Brief: Can you quote the records below in full, word for word?

Records from a collection:
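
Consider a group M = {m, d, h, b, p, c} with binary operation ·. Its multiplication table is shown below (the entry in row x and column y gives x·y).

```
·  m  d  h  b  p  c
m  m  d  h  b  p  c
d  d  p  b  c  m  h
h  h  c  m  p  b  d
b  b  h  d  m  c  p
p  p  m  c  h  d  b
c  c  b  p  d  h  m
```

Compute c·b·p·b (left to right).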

Result:
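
Consider a group M = {m, d, h, b, p, c} with binary operation ·. Its multiplication table is shown below (the entry in row x and column y gives x·y).

```
·  m  d  h  b  p  c
m  m  d  h  b  p  c
d  d  p  b  c  m  h
h  h  c  m  p  b  d
b  b  h  d  m  c  p
p  p  m  c  h  d  b
c  c  b  p  d  h  m
```

Compute c·b·p·b (left to right).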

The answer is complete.